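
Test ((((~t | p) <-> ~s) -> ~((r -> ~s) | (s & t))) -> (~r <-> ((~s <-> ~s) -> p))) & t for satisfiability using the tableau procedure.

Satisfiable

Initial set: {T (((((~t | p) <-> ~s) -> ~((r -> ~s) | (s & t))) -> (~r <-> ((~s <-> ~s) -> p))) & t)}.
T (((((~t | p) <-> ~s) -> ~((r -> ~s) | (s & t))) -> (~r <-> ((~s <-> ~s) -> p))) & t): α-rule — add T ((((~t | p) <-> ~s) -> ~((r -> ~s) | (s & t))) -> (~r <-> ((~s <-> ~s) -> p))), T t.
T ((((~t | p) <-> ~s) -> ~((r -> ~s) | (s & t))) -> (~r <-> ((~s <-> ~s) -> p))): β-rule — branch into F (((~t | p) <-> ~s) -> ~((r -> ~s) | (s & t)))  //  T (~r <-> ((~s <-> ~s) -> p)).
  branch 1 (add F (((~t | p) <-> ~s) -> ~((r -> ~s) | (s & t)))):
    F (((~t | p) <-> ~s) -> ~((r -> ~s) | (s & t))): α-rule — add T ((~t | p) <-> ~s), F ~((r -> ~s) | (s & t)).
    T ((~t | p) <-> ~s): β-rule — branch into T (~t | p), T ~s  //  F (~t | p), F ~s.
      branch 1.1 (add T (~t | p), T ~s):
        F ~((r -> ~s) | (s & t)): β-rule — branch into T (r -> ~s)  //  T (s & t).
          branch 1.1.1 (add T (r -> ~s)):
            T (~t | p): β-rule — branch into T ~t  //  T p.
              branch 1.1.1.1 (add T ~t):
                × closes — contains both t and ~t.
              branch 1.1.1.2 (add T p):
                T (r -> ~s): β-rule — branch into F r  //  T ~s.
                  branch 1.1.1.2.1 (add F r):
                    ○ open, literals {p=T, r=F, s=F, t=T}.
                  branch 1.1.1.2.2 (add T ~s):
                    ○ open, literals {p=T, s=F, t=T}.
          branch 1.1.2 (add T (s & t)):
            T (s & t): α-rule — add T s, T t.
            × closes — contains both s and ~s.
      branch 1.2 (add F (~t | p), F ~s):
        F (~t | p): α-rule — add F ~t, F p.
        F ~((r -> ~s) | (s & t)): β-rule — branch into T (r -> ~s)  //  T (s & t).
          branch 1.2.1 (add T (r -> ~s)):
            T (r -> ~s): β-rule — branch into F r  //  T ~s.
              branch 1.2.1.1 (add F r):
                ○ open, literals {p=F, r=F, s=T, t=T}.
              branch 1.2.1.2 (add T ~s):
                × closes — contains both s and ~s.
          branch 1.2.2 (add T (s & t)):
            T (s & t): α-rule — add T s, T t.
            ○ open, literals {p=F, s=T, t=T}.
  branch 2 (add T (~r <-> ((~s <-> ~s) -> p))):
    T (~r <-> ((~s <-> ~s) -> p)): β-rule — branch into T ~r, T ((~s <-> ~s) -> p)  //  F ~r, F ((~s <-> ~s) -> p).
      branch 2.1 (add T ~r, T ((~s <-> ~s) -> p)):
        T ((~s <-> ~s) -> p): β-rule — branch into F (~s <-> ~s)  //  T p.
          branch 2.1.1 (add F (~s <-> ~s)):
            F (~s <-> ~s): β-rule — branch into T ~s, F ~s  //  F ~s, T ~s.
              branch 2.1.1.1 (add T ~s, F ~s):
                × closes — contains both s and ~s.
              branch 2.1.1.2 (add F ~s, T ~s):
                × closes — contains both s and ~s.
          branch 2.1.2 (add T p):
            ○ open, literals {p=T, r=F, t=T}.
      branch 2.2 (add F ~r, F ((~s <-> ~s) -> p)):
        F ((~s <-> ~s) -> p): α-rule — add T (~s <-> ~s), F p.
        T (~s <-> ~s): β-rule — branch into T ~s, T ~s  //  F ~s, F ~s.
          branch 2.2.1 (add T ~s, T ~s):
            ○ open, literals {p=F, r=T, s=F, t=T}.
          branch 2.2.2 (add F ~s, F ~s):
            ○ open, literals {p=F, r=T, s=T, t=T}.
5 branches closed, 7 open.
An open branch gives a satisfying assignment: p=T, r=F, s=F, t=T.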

What the task requires —
Every record above is to be restated exactly as it reads.

Answer to this exercise —
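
Test ((((~t | p) <-> ~s) -> ~((r -> ~s) | (s & t))) -> (~r <-> ((~s <-> ~s) -> p))) & t for satisfiability using the tableau procedure.

Satisfiable

Initial set: {T (((((~t | p) <-> ~s) -> ~((r -> ~s) | (s & t))) -> (~r <-> ((~s <-> ~s) -> p))) & t)}.
T (((((~t | p) <-> ~s) -> ~((r -> ~s) | (s & t))) -> (~r <-> ((~s <-> ~s) -> p))) & t): α-rule — add T ((((~t | p) <-> ~s) -> ~((r -> ~s) | (s & t))) -> (~r <-> ((~s <-> ~s) -> p))), T t.
T ((((~t | p) <-> ~s) -> ~((r -> ~s) | (s & t))) -> (~r <-> ((~s <-> ~s) -> p))): β-rule — branch into F (((~t | p) <-> ~s) -> ~((r -> ~s) | (s & t)))  //  T (~r <-> ((~s <-> ~s) -> p)).
  branch 1 (add F (((~t | p) <-> ~s) -> ~((r -> ~s) | (s & t)))):
    F (((~t | p) <-> ~s) -> ~((r -> ~s) | (s & t))): α-rule — add T ((~t | p) <-> ~s), F ~((r -> ~s) | (s & t)).
    T ((~t | p) <-> ~s): β-rule — branch into T (~t | p), T ~s  //  F (~t | p), F ~s.
      branch 1.1 (add T (~t | p), T ~s):
        F ~((r -> ~s) | (s & t)): β-rule — branch into T (r -> ~s)  //  T (s & t).
          branch 1.1.1 (add T (r -> ~s)):
            T (~t | p): β-rule — branch into T ~t  //  T p.
              branch 1.1.1.1 (add T ~t):
                × closes — contains both t and ~t.
              branch 1.1.1.2 (add T p):
                T (r -> ~s): β-rule — branch into F r  //  T ~s.
                  branch 1.1.1.2.1 (add F r):
                    ○ open, literals {p=T, r=F, s=F, t=T}.
                  branch 1.1.1.2.2 (add T ~s):
                    ○ open, literals {p=T, s=F, t=T}.
          branch 1.1.2 (add T (s & t)):
            T (s & t): α-rule — add T s, T t.
            × closes — contains both s and ~s.
      branch 1.2 (add F (~t | p), F ~s):
        F (~t | p): α-rule — add F ~t, F p.
        F ~((r -> ~s) | (s & t)): β-rule — branch into T (r -> ~s)  //  T (s & t).
          branch 1.2.1 (add T (r -> ~s)):
            T (r -> ~s): β-rule — branch into F r  //  T ~s.
              branch 1.2.1.1 (add F r):
                ○ open, literals {p=F, r=F, s=T, t=T}.
              branch 1.2.1.2 (add T ~s):
                × closes — contains both s and ~s.
          branch 1.2.2 (add T (s & t)):
            T (s & t): α-rule — add T s, T t.
            ○ open, literals {p=F, s=T, t=T}.
  branch 2 (add T (~r <-> ((~s <-> ~s) -> p))):
    T (~r <-> ((~s <-> ~s) -> p)): β-rule — branch into T ~r, T ((~s <-> ~s) -> p)  //  F ~r, F ((~s <-> ~s) -> p).
      branch 2.1 (add T ~r, T ((~s <-> ~s) -> p)):
        T ((~s <-> ~s) -> p): β-rule — branch into F (~s <-> ~s)  //  T p.
          branch 2.1.1 (add F (~s <-> ~s)):
            F (~s <-> ~s): β-rule — branch into T ~s, F ~s  //  F ~s, T ~s.
              branch 2.1.1.1 (add T ~s, F ~s):
                × closes — contains both s and ~s.
              branch 2.1.1.2 (add F ~s, T ~s):
                × closes — contains both s and ~s.
          branch 2.1.2 (add T p):
            ○ open, literals {p=T, r=F, t=T}.
      branch 2.2 (add F ~r, F ((~s <-> ~s) -> p)):
        F ((~s <-> ~s) -> p): α-rule — add T (~s <-> ~s), F p.
        T (~s <-> ~s): β-rule — branch into T ~s, T ~s  //  F ~s, F ~s.
          branch 2.2.1 (add T ~s, T ~s):
            ○ open, literals {p=F, r=T, s=F, t=T}.
          branch 2.2.2 (add F ~s, F ~s):
            ○ open, literals {p=F, r=T, s=T, t=T}.
5 branches closed, 7 open.
An open branch gives a satisfying assignment: p=T, r=F, s=F, t=T.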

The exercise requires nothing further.